◆ ACTIVITY:
Repeat exactly, and only, the lines of the entries below from the one with "12:10pm | 1:45pm |" through the one with "Treat events as", both ends included.

◆ Saved entries:

# # #

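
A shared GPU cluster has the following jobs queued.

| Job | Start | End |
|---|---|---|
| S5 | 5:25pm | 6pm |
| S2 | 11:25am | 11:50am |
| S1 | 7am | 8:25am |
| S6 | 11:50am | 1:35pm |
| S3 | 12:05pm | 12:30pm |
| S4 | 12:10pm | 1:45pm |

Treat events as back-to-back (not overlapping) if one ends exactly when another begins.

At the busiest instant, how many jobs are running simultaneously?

3

Sort all start/end points and keep a running count:
7am start S1 → 1
8:25am end S1 → 0
11:25am start S2 → 1
11:50am end S2 → 0
11:50am start S6 → 1
12:05pm start S3 → 2
12:10pm start S4 → 3
12:30pm end S3 → 2
1:35pm end S6 → 1
1:45pm end S4 → 0
5:25pm start S5 → 1
6pm end S5 → 0
Peak is 3, at 12:10pm (S3, S4, S6).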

# # #

◆ RESULT:
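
| S4 | 12:10pm | 1:45pm |

Treat events as back-to-back (not overlapping) if one ends exactly when another begins.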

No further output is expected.